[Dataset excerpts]
+===+

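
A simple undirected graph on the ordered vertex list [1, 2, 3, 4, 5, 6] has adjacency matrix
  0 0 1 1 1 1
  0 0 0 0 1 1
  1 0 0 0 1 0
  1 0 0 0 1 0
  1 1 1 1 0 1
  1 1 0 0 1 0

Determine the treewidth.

A width-2 tree decomposition is:
Bags: B1 = {1, 3, 5}  B2 = {1, 4, 5}  B3 = {1, 5, 6}  B4 = {2, 5, 6}
Tree: B1–B2, B2–B3, B3–B4
Every bag has size at most 3, so the width is 3 − 1 = 2 and tw(G) ≤ 2. For the lower bound, the 3 vertices {1, 3, 5} are pairwise adjacent, and any tree decomposition puts a clique entirely inside one bag — forcing width ≥ 2. Combining the bounds, tw(G) = 2.

2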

+===+

WHAT YOU SHOULD DO
Exactly reproduce every line found in the records.

EXERCISE ANSWER
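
A simple undirected graph on the ordered vertex list [1, 2, 3, 4, 5, 6] has adjacency matrix
  0 0 1 1 1 1
  0 0 0 0 1 1
  1 0 0 0 1 0
  1 0 0 0 1 0
  1 1 1 1 0 1
  1 1 0 0 1 0

Determine the treewidth.

A width-2 tree decomposition is:
Bags: B1 = {1, 3, 5}  B2 = {1, 4, 5}  B3 = {1, 5, 6}  B4 = {2, 5, 6}
Tree: B1–B2, B2–B3, B3–B4
Every bag has size at most 3, so the width is 3 − 1 = 2 and tw(G) ≤ 2. For the lower bound, the 3 vertices {1, 3, 5} are pairwise adjacent, and any tree decomposition puts a clique entirely inside one bag — forcing width ≥ 2. Combining the bounds, tw(G) = 2.

2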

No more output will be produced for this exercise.